━━ Data section ━━
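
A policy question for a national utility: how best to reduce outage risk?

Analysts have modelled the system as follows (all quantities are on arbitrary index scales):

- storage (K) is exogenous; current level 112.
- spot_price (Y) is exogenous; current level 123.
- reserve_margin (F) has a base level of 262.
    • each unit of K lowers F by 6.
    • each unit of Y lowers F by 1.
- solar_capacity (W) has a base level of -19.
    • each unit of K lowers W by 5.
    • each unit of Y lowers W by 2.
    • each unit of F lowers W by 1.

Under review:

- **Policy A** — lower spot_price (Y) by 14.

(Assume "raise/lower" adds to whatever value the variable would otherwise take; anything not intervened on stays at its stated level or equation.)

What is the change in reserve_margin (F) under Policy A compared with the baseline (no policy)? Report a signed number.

Baseline:
  K = 112
  Y = 123
  F = 262 − 6·112 − 123 = -533
Policy A (Y − 14):
  K = 112
  Y = 123 − 14 = 109
  F = 262 − 6·112 − 109 = -519
Change in F: -519 − (-533) = 14

14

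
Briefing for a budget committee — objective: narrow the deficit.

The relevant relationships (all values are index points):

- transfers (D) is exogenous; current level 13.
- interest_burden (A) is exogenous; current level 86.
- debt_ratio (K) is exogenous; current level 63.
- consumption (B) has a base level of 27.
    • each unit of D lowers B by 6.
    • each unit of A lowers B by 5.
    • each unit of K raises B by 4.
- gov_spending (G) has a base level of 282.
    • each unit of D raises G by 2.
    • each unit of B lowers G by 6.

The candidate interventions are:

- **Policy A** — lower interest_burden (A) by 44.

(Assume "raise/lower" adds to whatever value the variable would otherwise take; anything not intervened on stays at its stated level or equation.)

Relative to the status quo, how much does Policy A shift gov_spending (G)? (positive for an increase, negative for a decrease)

-1320

Baseline:
  D = 13
  A = 86
  K = 63
  B = 27 − 6·13 − 5·86 + 4·63 = -229
  G = 282 + 2·13 − 6·(-229) = 1682
Policy A (A − 44):
  D = 13
  A = 86 − 44 = 42
  K = 63
  B = 27 − 6·13 − 5·42 + 4·63 = -9
  G = 282 + 2·13 − 6·(-9) = 362
Change in G: 362 − 1682 = -1320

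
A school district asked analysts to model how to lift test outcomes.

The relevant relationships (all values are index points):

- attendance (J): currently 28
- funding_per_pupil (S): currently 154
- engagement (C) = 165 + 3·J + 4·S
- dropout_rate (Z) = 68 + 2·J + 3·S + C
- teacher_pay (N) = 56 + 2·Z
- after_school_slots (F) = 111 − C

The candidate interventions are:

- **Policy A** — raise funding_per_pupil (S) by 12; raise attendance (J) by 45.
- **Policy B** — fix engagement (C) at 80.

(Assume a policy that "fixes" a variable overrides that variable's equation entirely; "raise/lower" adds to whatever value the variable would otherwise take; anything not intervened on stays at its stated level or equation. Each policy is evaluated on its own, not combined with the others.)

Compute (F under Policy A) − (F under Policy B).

-968

Policy A (S + 12, J + 45):
  J = 28 + 45 = 73
  S = 154 + 12 = 166
  C = 165 + 3·73 + 4·166 = 1048
  F = 111 − 1048 = -937
Policy B (C := 80):
  J = 28
  S = 154
  C = 80
  F = 111 − 80 = 31
F: -937 − 31 = -968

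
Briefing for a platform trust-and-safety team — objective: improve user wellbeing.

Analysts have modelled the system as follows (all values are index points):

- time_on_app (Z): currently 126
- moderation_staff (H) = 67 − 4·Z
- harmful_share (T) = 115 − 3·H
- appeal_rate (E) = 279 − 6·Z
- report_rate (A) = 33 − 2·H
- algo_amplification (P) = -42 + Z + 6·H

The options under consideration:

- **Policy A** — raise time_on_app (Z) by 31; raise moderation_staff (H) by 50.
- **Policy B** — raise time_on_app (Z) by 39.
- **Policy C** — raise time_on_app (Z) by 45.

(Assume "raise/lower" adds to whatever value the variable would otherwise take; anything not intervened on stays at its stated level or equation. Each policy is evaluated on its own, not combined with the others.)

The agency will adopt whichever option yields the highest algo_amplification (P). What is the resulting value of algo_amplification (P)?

Policy A (Z + 31, H + 50):
  Z = 126 + 31 = 157
  H = 67 − 4·157 (+50 from intervention) = -511
  P = -42 + 157 + 6·(-511) = -2951
Policy B (Z + 39):
  Z = 126 + 39 = 165
  H = 67 − 4·165 = -593
  P = -42 + 165 + 6·(-593) = -3435
Policy C (Z + 45):
  Z = 126 + 45 = 171
  H = 67 − 4·171 = -617
  P = -42 + 171 + 6·(-617) = -3573
Comparing — Policy A: P=-2951, Policy B: P=-3435, Policy C: P=-3573. Highest is -2951 (Policy A).

-2951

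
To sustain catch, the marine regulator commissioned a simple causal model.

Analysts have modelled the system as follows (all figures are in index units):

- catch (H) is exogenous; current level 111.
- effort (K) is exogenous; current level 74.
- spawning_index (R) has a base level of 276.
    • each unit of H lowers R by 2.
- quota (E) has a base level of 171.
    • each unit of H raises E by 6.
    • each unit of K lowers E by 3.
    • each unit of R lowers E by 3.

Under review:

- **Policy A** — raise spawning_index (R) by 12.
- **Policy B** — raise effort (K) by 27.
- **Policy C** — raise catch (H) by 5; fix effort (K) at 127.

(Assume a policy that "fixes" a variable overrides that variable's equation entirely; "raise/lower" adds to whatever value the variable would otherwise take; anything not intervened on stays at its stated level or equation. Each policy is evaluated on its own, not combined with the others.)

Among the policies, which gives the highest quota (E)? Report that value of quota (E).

417

Policy A (R + 12):
  H = 111
  K = 74
  R = 276 − 2·111 (+12 from intervention) = 66
  E = 171 + 6·111 − 3·74 − 3·66 = 417
Policy B (K + 27):
  H = 111
  K = 74 + 27 = 101
  R = 276 − 2·111 = 54
  E = 171 + 6·111 − 3·101 − 3·54 = 372
Policy C (H + 5, K := 127):
  H = 111 + 5 = 116
  K = 127
  R = 276 − 2·116 = 44
  E = 171 + 6·116 − 3·127 − 3·44 = 354
Comparing — Policy A: E=417, Policy B: E=372, Policy C: E=354. Highest is 417 (Policy A).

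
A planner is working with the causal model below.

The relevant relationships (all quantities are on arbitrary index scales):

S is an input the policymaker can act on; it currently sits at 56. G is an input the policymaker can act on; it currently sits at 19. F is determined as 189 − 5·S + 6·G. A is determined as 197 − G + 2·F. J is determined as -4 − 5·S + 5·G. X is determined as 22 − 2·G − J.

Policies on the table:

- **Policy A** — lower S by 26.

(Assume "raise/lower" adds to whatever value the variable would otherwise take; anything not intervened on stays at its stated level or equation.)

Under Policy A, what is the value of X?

43

Policy A (S − 26):
  S = 56 − 26 = 30
  G = 19
  J = -4 − 5·30 + 5·19 = -59
  X = 22 − 2·19 − (-59) = 43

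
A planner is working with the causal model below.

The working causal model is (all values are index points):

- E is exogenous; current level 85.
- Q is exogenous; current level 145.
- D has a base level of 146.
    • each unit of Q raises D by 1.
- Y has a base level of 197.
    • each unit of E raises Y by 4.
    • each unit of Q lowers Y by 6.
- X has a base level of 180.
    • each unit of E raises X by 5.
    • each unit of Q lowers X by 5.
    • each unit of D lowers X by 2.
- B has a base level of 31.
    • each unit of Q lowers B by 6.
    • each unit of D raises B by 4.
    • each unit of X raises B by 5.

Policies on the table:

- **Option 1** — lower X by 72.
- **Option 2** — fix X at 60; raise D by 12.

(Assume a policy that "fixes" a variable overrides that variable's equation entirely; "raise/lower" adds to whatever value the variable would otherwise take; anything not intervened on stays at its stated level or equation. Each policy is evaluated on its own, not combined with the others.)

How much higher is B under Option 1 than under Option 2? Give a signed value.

-4218

Option 1 (X − 72):
  E = 85
  Q = 145
  D = 146 + 145 = 291
  X = 180 + 5·85 − 5·145 − 2·291 (−72 from intervention) = -774
  B = 31 − 6·145 + 4·291 + 5·(-774) = -3545
Option 2 (X := 60, D + 12):
  E = 85
  Q = 145
  D = 146 + 145 (+12 from intervention) = 303
  X = 60
  B = 31 − 6·145 + 4·303 + 5·60 = 673
B: -3545 − 673 = -4218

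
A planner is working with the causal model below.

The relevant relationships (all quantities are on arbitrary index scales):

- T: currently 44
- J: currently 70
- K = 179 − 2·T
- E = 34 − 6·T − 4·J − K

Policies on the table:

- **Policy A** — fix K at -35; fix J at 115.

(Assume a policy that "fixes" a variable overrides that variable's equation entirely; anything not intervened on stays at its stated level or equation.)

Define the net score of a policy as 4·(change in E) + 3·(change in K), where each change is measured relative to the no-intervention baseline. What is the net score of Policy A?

Baseline:
  T = 44
  J = 70
  K = 179 − 2·44 = 91
  E = 34 − 6·44 − 4·70 − 91 = -601
Policy A (K := -35, J := 115):
  T = 44
  J = 115
  K = -35
  E = 34 − 6·44 − 4·115 − (-35) = -655
ΔE = -655 − (-601) = -54; ΔK = -35 − 91 = -126
Score = 4·(-54) + 3·(-126) = -594

-594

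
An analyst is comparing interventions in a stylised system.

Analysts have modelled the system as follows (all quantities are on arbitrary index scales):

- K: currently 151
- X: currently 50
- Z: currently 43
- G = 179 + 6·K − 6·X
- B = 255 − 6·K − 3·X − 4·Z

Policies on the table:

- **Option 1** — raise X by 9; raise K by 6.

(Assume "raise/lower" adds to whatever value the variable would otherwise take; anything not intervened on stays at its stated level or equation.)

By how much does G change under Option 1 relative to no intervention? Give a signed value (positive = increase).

Baseline:
  K = 151
  X = 50
  G = 179 + 6·151 − 6·50 = 785
Option 1 (X + 9, K + 6):
  K = 151 + 6 = 157
  X = 50 + 9 = 59
  G = 179 + 6·157 − 6·59 = 767
Change in G: 767 − 785 = -18

-18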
━━━
Count the lines of the entries above in which the string "have" appears. Supply the number only.

4